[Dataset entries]
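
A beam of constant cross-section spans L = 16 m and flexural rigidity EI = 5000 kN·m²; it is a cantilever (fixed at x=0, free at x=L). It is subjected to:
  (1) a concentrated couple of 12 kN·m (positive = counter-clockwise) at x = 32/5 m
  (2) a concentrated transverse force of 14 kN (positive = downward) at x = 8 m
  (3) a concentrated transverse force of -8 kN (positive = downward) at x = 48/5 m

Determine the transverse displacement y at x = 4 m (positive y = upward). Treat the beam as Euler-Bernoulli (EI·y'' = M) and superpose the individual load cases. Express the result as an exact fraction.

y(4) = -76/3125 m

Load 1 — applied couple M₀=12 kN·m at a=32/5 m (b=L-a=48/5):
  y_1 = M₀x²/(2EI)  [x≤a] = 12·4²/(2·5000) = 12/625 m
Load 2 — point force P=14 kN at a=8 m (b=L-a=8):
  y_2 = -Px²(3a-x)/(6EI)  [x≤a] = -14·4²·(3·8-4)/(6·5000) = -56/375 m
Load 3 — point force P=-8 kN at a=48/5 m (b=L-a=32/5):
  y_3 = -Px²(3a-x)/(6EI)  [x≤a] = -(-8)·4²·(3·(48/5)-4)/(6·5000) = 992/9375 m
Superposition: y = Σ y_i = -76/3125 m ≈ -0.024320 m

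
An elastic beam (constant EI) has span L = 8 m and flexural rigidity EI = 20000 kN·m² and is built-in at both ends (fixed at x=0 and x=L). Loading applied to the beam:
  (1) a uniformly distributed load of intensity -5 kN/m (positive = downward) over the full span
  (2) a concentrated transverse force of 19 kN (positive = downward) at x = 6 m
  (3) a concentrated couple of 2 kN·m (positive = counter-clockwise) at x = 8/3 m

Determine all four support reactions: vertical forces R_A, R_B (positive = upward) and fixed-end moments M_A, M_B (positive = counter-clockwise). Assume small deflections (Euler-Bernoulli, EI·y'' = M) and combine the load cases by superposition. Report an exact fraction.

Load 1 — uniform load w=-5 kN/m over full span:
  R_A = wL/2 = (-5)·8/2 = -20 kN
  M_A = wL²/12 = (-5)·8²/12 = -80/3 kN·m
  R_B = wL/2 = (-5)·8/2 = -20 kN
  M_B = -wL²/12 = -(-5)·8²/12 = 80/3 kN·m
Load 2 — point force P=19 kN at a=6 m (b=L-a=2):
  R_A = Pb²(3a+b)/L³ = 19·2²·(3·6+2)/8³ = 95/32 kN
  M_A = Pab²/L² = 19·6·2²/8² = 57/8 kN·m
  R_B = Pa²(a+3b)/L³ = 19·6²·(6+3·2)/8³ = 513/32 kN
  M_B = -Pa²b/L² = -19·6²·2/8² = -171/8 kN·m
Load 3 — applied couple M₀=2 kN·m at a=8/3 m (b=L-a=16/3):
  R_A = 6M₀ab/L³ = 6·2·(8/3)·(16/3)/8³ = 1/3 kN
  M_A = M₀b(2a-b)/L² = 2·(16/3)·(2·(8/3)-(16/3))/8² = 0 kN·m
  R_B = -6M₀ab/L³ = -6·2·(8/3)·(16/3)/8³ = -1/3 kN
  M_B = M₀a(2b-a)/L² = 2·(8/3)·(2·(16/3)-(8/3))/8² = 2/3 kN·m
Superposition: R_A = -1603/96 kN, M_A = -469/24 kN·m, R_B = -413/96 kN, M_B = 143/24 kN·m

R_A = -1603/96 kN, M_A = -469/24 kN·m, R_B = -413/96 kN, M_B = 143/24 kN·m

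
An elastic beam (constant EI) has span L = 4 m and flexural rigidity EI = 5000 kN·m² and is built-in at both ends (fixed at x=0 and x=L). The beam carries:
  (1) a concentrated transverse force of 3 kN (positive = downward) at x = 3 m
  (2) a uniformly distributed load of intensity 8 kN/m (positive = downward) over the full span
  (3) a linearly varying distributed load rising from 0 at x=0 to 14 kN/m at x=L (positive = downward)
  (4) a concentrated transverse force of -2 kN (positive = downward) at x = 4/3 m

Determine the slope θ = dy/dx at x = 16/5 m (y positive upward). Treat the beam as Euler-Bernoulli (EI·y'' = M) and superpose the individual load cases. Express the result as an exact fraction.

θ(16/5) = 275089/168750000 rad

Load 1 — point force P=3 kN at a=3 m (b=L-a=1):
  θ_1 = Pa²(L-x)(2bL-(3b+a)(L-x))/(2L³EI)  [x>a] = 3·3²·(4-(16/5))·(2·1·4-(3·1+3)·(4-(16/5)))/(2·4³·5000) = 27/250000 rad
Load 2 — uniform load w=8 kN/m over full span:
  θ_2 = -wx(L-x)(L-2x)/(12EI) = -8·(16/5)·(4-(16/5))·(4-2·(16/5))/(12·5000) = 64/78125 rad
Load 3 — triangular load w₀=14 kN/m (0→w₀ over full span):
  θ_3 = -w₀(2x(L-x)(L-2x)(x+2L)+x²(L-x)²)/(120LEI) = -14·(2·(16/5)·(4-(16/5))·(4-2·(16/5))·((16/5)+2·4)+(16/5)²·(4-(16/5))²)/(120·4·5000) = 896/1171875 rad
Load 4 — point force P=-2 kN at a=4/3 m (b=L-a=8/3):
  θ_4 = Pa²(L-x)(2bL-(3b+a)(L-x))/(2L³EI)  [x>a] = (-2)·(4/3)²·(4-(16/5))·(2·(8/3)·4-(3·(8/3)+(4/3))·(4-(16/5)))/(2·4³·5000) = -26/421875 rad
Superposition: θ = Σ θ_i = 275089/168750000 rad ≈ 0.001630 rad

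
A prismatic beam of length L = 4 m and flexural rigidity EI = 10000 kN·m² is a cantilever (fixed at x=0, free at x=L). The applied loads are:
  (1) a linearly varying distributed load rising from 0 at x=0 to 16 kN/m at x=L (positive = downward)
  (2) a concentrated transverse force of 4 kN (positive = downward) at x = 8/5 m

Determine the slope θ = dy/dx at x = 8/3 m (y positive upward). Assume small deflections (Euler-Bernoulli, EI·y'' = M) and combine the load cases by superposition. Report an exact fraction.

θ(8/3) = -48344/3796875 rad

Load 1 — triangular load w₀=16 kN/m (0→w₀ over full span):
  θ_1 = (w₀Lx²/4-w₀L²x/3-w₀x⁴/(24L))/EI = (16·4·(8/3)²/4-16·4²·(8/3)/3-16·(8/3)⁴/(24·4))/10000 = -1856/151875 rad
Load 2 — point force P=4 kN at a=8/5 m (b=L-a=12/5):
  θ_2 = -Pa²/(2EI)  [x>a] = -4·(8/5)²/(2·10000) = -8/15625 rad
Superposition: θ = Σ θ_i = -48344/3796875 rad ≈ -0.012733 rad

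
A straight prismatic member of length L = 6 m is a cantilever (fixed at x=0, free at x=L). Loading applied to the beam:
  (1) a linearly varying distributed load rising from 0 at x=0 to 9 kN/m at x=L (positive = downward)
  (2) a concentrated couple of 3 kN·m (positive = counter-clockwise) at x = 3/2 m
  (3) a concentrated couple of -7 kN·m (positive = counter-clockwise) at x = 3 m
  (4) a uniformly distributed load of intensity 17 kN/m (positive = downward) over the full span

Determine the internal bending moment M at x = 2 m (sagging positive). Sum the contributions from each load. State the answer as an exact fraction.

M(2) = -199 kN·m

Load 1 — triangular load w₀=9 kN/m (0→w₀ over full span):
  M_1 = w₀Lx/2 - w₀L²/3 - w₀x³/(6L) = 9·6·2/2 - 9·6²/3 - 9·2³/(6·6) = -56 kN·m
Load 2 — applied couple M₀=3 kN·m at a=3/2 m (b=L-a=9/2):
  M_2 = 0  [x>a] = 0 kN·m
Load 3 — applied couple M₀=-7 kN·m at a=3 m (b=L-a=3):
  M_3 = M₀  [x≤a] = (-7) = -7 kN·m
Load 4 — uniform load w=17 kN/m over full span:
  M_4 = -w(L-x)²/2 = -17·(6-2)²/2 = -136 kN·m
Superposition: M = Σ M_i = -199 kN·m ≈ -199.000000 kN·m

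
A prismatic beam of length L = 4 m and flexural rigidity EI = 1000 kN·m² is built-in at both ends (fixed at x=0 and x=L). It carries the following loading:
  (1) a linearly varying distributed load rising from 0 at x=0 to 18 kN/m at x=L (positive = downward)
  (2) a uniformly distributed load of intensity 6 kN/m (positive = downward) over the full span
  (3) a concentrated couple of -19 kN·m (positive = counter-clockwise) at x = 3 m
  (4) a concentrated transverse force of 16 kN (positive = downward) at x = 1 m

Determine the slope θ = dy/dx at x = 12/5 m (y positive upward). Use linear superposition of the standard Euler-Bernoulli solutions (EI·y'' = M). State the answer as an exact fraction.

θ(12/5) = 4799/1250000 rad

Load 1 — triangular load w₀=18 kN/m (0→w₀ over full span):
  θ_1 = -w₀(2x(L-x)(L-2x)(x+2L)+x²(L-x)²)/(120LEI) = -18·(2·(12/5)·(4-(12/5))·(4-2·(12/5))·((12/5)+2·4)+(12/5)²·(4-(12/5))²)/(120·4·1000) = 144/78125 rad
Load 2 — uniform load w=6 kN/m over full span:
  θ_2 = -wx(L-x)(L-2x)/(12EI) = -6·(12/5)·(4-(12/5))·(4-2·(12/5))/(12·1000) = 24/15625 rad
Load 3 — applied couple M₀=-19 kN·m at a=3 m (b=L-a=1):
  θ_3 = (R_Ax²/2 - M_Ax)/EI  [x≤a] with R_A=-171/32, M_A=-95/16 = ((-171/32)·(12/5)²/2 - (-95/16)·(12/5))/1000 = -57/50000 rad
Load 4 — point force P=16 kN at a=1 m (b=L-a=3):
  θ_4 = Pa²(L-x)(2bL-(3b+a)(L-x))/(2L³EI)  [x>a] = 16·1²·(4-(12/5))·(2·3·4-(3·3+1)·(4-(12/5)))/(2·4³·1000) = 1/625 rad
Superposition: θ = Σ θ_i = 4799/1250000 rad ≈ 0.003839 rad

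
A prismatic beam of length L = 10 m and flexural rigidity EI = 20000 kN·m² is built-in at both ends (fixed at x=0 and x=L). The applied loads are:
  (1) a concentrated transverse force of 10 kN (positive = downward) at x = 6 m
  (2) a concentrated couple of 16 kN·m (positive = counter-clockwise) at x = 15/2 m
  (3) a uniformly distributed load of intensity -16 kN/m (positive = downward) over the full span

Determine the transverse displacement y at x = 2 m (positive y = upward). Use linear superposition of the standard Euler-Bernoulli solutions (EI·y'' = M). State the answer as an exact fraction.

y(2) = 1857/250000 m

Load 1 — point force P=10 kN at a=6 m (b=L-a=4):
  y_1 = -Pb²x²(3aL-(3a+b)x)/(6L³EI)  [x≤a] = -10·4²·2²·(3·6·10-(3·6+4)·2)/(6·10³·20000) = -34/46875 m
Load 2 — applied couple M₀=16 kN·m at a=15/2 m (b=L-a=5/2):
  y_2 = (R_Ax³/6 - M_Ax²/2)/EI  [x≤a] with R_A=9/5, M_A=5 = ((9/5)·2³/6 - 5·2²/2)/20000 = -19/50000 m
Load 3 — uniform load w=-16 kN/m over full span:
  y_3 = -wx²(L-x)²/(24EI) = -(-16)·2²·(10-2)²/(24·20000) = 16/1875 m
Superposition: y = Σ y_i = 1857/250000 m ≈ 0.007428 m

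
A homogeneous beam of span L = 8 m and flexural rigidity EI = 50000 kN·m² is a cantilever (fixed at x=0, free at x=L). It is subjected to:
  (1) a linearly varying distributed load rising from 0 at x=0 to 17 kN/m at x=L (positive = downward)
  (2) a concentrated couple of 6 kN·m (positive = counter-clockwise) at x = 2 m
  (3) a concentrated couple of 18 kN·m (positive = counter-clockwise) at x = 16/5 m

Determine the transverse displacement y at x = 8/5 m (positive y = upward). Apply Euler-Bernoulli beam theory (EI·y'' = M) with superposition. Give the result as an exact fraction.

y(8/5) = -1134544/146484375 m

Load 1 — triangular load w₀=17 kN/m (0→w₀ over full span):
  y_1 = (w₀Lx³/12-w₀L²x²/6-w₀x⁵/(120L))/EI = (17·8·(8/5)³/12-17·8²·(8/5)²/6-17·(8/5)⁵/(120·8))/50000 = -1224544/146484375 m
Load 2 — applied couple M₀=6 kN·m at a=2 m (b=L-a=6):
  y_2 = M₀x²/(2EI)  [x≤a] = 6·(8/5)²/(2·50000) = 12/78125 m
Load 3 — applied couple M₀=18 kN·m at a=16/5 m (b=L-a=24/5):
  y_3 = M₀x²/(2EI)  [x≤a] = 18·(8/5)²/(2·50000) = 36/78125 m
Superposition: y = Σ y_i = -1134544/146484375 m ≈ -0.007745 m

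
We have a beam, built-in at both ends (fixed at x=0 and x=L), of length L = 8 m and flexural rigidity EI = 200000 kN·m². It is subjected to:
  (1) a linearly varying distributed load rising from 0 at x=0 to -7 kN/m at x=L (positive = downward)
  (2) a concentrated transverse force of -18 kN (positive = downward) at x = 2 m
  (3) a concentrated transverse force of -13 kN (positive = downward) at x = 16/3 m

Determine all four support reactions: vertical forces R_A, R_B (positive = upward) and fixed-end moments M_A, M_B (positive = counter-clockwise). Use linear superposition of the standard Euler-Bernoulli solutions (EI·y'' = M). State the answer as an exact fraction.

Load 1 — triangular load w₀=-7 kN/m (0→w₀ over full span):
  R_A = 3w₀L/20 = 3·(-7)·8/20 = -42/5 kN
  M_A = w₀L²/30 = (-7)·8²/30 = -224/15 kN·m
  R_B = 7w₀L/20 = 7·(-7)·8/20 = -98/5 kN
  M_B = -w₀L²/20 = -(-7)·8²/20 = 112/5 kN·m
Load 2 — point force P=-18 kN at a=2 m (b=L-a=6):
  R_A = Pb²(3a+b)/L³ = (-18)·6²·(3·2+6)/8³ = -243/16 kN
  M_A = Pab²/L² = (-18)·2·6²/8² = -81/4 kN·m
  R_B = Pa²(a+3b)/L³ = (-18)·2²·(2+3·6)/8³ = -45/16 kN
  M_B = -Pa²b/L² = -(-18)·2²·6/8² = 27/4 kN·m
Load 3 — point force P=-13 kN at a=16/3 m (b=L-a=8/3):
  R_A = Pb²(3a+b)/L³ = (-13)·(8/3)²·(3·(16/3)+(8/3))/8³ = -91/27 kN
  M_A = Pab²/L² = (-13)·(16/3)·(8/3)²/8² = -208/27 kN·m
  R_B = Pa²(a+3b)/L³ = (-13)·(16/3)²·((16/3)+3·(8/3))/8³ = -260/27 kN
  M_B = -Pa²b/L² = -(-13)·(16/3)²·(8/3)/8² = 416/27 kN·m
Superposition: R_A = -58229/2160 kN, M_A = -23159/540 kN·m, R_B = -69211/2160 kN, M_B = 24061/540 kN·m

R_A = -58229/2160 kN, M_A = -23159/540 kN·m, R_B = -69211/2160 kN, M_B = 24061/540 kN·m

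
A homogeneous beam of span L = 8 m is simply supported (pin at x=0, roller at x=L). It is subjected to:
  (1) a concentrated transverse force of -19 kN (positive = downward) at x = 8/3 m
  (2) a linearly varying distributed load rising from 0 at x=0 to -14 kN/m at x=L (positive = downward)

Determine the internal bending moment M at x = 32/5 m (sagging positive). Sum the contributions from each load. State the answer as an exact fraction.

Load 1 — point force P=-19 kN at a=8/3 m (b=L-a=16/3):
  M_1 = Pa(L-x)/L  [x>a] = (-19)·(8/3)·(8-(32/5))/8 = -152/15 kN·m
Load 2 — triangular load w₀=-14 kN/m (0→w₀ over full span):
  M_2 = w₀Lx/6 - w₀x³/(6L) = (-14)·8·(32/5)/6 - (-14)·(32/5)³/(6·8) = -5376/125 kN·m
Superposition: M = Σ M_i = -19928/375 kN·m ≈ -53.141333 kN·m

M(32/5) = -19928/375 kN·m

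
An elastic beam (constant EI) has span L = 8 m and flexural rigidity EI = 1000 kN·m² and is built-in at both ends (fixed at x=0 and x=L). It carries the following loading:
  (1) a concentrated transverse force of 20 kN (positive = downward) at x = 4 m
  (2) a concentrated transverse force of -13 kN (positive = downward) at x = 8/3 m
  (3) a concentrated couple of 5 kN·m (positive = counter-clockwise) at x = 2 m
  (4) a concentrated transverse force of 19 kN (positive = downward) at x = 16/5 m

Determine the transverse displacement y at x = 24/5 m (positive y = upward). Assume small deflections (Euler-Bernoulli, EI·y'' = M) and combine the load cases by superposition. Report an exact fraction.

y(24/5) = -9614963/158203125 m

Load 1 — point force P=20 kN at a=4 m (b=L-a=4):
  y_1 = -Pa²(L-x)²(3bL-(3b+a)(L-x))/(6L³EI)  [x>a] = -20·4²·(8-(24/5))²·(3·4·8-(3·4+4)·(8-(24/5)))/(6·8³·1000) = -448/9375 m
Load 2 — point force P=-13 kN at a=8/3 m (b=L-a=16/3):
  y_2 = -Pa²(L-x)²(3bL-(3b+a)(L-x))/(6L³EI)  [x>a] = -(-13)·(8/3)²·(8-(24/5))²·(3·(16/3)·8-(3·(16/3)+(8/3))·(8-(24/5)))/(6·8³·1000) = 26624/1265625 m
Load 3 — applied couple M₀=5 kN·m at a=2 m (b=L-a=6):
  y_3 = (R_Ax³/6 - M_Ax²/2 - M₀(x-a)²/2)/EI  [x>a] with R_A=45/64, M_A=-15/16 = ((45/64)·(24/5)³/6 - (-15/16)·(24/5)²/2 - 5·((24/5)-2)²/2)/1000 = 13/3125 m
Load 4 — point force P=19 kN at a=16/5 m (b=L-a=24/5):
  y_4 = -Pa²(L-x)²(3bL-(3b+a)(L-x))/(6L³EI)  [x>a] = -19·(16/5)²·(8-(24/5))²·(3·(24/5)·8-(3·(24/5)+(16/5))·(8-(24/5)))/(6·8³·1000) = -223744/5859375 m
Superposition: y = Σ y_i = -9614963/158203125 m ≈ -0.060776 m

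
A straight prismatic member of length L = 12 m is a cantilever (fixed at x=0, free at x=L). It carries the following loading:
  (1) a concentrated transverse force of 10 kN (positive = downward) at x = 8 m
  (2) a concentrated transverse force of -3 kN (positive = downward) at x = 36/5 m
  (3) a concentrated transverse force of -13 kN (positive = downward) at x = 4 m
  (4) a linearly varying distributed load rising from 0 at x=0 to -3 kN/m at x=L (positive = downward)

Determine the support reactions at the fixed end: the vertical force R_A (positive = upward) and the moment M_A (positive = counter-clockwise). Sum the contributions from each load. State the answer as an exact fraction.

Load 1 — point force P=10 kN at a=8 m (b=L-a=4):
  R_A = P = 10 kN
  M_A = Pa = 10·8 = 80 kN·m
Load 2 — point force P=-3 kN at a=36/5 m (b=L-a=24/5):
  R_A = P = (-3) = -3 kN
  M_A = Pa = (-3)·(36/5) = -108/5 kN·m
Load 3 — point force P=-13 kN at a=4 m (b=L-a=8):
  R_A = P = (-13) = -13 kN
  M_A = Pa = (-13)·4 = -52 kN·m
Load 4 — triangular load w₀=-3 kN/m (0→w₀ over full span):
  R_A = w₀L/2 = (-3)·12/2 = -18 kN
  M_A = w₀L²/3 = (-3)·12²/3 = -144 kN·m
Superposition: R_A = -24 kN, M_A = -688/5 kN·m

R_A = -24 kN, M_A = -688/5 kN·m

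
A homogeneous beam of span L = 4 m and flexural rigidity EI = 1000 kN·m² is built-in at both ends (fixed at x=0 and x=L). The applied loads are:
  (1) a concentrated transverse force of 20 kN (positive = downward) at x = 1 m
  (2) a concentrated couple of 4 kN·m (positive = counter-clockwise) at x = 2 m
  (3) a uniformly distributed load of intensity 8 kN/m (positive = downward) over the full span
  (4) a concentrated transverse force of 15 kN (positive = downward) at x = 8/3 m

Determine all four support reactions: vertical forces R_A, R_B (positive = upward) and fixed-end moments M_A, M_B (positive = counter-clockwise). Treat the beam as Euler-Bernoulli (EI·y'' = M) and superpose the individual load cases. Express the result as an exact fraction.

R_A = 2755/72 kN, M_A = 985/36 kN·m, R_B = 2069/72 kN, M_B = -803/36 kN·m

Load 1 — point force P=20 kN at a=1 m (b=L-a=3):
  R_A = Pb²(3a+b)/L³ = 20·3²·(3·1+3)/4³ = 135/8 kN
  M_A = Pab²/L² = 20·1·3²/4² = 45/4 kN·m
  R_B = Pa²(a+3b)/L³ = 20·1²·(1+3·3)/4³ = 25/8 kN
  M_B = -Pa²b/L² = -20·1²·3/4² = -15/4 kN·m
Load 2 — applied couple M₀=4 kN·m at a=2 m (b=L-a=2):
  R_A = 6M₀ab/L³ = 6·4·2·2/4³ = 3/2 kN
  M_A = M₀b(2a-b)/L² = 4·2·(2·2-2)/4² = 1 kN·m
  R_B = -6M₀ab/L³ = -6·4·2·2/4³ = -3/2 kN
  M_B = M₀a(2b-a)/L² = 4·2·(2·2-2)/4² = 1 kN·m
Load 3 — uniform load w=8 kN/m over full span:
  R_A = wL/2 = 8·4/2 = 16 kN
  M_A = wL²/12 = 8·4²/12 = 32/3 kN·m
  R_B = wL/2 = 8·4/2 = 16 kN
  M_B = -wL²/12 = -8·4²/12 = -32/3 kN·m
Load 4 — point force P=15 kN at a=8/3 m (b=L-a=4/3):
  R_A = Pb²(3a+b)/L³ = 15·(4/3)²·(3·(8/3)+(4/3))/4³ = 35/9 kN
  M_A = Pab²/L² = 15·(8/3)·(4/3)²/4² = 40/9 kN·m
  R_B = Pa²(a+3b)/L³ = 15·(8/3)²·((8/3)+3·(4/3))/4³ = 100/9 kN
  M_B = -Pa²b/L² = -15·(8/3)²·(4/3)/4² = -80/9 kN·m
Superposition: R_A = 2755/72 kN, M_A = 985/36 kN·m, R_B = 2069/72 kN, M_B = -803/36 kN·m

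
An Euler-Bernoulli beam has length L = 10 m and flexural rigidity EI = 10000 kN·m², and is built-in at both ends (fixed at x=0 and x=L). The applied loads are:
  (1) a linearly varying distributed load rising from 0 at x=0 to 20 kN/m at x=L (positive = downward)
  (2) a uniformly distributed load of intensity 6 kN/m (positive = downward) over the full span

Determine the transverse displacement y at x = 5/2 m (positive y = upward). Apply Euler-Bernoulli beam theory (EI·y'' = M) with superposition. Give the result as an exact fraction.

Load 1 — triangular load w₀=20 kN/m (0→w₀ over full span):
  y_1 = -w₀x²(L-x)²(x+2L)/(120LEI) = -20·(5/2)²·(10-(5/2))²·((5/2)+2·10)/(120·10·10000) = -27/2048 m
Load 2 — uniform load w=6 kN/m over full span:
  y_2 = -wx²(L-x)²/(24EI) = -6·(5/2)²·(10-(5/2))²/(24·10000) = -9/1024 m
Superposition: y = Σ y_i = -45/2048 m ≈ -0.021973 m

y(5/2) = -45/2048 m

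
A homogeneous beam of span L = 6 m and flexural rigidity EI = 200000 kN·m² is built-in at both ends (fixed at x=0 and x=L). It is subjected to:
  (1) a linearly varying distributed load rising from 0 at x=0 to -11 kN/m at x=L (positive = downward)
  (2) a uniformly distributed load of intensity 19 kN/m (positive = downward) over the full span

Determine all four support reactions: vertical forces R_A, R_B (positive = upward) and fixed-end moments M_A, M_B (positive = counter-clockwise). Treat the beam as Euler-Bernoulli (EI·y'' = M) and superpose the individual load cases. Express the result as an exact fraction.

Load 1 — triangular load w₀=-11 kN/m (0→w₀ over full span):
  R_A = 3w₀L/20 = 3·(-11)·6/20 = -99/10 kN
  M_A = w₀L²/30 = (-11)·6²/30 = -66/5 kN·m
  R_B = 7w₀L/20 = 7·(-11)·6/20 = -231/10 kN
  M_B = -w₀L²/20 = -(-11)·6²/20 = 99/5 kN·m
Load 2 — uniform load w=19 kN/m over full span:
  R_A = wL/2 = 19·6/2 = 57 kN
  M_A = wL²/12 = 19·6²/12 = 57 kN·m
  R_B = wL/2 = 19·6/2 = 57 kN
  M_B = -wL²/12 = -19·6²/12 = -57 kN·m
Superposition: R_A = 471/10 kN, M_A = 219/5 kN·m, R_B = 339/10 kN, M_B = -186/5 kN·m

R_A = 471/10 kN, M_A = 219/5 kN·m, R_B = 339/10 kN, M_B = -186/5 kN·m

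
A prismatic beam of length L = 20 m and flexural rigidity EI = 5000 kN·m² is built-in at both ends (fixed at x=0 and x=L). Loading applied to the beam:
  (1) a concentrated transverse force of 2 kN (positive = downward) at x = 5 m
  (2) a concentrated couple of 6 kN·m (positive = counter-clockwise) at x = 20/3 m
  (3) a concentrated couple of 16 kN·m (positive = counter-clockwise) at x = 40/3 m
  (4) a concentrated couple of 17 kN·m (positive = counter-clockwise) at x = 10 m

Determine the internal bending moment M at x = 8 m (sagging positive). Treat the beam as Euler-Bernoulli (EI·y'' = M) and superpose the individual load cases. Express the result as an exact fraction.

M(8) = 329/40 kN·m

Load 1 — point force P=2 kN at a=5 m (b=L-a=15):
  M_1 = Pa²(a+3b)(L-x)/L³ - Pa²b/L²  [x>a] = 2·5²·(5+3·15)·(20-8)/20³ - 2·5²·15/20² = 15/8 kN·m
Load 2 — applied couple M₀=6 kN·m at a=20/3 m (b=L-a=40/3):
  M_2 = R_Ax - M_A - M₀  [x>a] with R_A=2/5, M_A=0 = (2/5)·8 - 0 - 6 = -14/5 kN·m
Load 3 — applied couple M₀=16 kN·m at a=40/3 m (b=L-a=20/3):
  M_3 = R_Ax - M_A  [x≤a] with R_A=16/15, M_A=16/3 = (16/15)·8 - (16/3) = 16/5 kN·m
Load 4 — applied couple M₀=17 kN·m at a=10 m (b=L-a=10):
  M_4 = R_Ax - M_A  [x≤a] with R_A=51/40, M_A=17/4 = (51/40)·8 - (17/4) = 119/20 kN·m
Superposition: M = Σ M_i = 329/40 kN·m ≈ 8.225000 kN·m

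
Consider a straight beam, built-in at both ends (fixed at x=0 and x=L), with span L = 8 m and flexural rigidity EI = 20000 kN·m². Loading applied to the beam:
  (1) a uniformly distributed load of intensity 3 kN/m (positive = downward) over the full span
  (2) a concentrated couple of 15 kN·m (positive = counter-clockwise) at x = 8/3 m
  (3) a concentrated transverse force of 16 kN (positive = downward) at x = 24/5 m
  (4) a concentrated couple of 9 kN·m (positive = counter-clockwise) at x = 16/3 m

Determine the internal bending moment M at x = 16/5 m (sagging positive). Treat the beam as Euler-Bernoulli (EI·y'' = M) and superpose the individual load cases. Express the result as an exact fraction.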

EXERCISE BRIEF: From the first line of the data through the line with "(3) a concentrated transverse force of -8", quote each line exactly and add nothing else.

RESULT:
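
A beam of constant cross-section spans L = 16 m and flexural rigidity EI = 5000 kN·m²; it is a cantilever (fixed at x=0, free at x=L). It is subjected to:
  (1) a concentrated couple of 12 kN·m (positive = counter-clockwise) at x = 32/5 m
  (2) a concentrated transverse force of 14 kN (positive = downward) at x = 8 m
  (3) a concentrated transverse force of -8 kN (positive = downward) at x = 48/5 m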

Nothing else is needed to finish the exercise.